* _Task instructions_:
Write each line out a second time, exactly as shown below.

* _Data shown_:

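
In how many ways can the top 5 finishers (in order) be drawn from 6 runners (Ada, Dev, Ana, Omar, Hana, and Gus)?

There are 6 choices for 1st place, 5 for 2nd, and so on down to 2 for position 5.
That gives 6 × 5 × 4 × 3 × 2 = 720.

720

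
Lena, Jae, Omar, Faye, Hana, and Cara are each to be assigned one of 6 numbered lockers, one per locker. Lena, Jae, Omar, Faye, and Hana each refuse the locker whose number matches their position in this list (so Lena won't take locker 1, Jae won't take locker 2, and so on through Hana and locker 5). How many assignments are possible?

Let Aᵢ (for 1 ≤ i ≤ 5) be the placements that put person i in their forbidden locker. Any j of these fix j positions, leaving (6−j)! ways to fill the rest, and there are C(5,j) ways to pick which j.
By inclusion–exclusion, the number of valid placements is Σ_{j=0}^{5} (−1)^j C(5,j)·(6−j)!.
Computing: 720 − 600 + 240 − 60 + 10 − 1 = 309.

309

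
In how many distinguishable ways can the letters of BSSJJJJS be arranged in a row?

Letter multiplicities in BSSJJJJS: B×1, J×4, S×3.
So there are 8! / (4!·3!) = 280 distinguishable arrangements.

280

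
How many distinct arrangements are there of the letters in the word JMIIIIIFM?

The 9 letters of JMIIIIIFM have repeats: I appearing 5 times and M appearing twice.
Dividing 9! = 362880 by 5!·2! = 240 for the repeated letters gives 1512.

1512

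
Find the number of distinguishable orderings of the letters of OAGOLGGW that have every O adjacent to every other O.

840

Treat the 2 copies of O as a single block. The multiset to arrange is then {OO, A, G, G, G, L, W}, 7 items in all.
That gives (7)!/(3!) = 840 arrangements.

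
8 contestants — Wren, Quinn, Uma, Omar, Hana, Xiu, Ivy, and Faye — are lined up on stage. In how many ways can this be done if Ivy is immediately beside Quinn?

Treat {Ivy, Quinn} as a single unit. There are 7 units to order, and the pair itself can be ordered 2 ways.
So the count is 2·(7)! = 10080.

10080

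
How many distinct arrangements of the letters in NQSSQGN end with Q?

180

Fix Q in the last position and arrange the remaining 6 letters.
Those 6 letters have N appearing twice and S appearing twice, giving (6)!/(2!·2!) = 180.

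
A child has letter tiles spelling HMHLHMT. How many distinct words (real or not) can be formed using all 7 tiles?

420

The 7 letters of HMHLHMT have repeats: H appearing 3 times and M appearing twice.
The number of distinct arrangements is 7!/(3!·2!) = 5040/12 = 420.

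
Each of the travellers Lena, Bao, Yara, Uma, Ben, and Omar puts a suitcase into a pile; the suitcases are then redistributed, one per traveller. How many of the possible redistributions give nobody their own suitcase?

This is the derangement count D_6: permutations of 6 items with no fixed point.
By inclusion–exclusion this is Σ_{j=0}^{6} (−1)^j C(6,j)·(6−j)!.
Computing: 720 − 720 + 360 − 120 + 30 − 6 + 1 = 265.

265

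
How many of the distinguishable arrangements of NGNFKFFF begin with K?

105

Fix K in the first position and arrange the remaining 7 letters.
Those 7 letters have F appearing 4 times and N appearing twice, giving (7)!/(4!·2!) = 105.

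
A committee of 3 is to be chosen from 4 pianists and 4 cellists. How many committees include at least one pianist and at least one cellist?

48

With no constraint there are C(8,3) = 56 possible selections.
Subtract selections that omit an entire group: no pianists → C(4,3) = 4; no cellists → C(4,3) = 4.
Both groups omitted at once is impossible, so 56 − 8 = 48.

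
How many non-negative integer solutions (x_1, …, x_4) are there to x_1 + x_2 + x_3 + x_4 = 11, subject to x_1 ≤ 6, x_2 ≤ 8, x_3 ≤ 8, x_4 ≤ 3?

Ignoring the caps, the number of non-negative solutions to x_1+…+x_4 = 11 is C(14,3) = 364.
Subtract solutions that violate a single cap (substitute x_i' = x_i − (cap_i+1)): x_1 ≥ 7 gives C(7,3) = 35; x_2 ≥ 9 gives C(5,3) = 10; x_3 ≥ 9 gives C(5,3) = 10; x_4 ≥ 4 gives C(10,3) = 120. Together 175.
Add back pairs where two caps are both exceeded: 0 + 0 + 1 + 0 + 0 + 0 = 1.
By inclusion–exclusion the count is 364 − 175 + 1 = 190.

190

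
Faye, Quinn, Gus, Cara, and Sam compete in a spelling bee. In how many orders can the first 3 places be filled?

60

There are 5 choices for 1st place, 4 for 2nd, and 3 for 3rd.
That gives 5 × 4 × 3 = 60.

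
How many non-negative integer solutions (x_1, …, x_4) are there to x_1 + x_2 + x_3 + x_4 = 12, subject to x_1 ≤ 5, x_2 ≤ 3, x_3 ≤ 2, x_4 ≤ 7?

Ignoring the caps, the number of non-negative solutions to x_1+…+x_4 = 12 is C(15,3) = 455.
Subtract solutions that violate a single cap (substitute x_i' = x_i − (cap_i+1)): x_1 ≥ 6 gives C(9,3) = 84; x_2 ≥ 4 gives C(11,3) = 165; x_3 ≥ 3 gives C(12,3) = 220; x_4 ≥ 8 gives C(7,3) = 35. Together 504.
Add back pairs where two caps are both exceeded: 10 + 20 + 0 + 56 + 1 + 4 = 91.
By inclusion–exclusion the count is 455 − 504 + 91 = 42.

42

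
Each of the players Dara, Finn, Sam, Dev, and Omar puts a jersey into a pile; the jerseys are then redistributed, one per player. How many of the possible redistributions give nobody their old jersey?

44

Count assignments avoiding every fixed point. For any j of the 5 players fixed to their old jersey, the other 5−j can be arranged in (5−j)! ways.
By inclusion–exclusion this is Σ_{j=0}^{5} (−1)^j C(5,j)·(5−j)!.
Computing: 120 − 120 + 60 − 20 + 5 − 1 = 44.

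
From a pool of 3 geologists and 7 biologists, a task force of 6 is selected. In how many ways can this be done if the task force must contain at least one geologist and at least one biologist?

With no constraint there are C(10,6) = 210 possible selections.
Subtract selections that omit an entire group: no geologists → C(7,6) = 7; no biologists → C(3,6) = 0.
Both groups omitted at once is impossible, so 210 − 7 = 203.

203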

* _Exercise response_:
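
In how many ways can the top 5 finishers (in order) be drawn from 6 runners (Ada, Dev, Ana, Omar, Hana, and Gus)?

There are 6 choices for 1st place, 5 for 2nd, and so on down to 2 for position 5.
That gives 6 × 5 × 4 × 3 × 2 = 720.

720

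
Lena, Jae, Omar, Faye, Hana, and Cara are each to be assigned one of 6 numbered lockers, one per locker. Lena, Jae, Omar, Faye, and Hana each refuse the locker whose number matches their position in this list (so Lena won't take locker 1, Jae won't take locker 2, and so on through Hana and locker 5). How many assignments are possible?

Let Aᵢ (for 1 ≤ i ≤ 5) be the placements that put person i in their forbidden locker. Any j of these fix j positions, leaving (6−j)! ways to fill the rest, and there are C(5,j) ways to pick which j.
By inclusion–exclusion, the number of valid placements is Σ_{j=0}^{5} (−1)^j C(5,j)·(6−j)!.
Computing: 720 − 600 + 240 − 60 + 10 − 1 = 309.

309

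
In how many distinguishable ways can the letters of BSSJJJJS be arranged in a row?

Letter multiplicities in BSSJJJJS: B×1, J×4, S×3.
So there are 8! / (4!·3!) = 280 distinguishable arrangements.

280

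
How many distinct arrangements are there of the letters in the word JMIIIIIFM?

The 9 letters of JMIIIIIFM have repeats: I appearing 5 times and M appearing twice.
Dividing 9! = 362880 by 5!·2! = 240 for the repeated letters gives 1512.

1512

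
Find the number of distinguishable orderings of the letters of OAGOLGGW that have every O adjacent to every other O.

840

Treat the 2 copies of O as a single block. The multiset to arrange is then {OO, A, G, G, G, L, W}, 7 items in all.
That gives (7)!/(3!) = 840 arrangements.

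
8 contestants — Wren, Quinn, Uma, Omar, Hana, Xiu, Ivy, and Faye — are lined up on stage. In how many ways can this be done if Ivy is immediately beside Quinn?

Treat {Ivy, Quinn} as a single unit. There are 7 units to order, and the pair itself can be ordered 2 ways.
So the count is 2·(7)! = 10080.

10080

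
How many distinct arrangements of the letters in NQSSQGN end with Q?

180

Fix Q in the last position and arrange the remaining 6 letters.
Those 6 letters have N appearing twice and S appearing twice, giving (6)!/(2!·2!) = 180.

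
A child has letter tiles spelling HMHLHMT. How many distinct words (real or not) can be formed using all 7 tiles?

420

The 7 letters of HMHLHMT have repeats: H appearing 3 times and M appearing twice.
The number of distinct arrangements is 7!/(3!·2!) = 5040/12 = 420.

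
Each of the travellers Lena, Bao, Yara, Uma, Ben, and Omar puts a suitcase into a pile; the suitcases are then redistributed, one per traveller. How many of the possible redistributions give nobody their own suitcase?

This is the derangement count D_6: permutations of 6 items with no fixed point.
By inclusion–exclusion this is Σ_{j=0}^{6} (−1)^j C(6,j)·(6−j)!.
Computing: 720 − 720 + 360 − 120 + 30 − 6 + 1 = 265.

265

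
How many of the distinguishable arrangements of NGNFKFFF begin with K?

105

Fix K in the first position and arrange the remaining 7 letters.
Those 7 letters have F appearing 4 times and N appearing twice, giving (7)!/(4!·2!) = 105.

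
A committee of 3 is to be chosen from 4 pianists and 4 cellists. How many committees include at least one pianist and at least one cellist?

48

With no constraint there are C(8,3) = 56 possible selections.
Subtract selections that omit an entire group: no pianists → C(4,3) = 4; no cellists → C(4,3) = 4.
Both groups omitted at once is impossible, so 56 − 8 = 48.

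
How many non-negative integer solutions (x_1, …, x_4) are there to x_1 + x_2 + x_3 + x_4 = 11, subject to x_1 ≤ 6, x_2 ≤ 8, x_3 ≤ 8, x_4 ≤ 3?

Ignoring the caps, the number of non-negative solutions to x_1+…+x_4 = 11 is C(14,3) = 364.
Subtract solutions that violate a single cap (substitute x_i' = x_i − (cap_i+1)): x_1 ≥ 7 gives C(7,3) = 35; x_2 ≥ 9 gives C(5,3) = 10; x_3 ≥ 9 gives C(5,3) = 10; x_4 ≥ 4 gives C(10,3) = 120. Together 175.
Add back pairs where two caps are both exceeded: 0 + 0 + 1 + 0 + 0 + 0 = 1.
By inclusion–exclusion the count is 364 − 175 + 1 = 190.

190

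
Faye, Quinn, Gus, Cara, and Sam compete in a spelling bee. In how many orders can the first 3 places be filled?

60

There are 5 choices for 1st place, 4 for 2nd, and 3 for 3rd.
That gives 5 × 4 × 3 = 60.

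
How many non-negative integer solutions (x_1, …, x_4) are there to x_1 + x_2 + x_3 + x_4 = 12, subject to x_1 ≤ 5, x_2 ≤ 3, x_3 ≤ 2, x_4 ≤ 7?

Ignoring the caps, the number of non-negative solutions to x_1+…+x_4 = 12 is C(15,3) = 455.
Subtract solutions that violate a single cap (substitute x_i' = x_i − (cap_i+1)): x_1 ≥ 6 gives C(9,3) = 84; x_2 ≥ 4 gives C(11,3) = 165; x_3 ≥ 3 gives C(12,3) = 220; x_4 ≥ 8 gives C(7,3) = 35. Together 504.
Add back pairs where two caps are both exceeded: 10 + 20 + 0 + 56 + 1 + 4 = 91.
By inclusion–exclusion the count is 455 − 504 + 91 = 42.

42

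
Each of the players Dara, Finn, Sam, Dev, and Omar puts a jersey into a pile; the jerseys are then redistributed, one per player. How many of the possible redistributions give nobody their old jersey?

44

Count assignments avoiding every fixed point. For any j of the 5 players fixed to their old jersey, the other 5−j can be arranged in (5−j)! ways.
By inclusion–exclusion this is Σ_{j=0}^{5} (−1)^j C(5,j)·(5−j)!.
Computing: 120 − 120 + 60 − 20 + 5 − 1 = 44.

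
From a pool of 3 geologists and 7 biologists, a task force of 6 is selected. In how many ways can this be done if the task force must contain at least one geologist and at least one biologist?

With no constraint there are C(10,6) = 210 possible selections.
Subtract selections that omit an entire group: no geologists → C(7,6) = 7; no biologists → C(3,6) = 0.
Both groups omitted at once is impossible, so 210 − 7 = 203.

203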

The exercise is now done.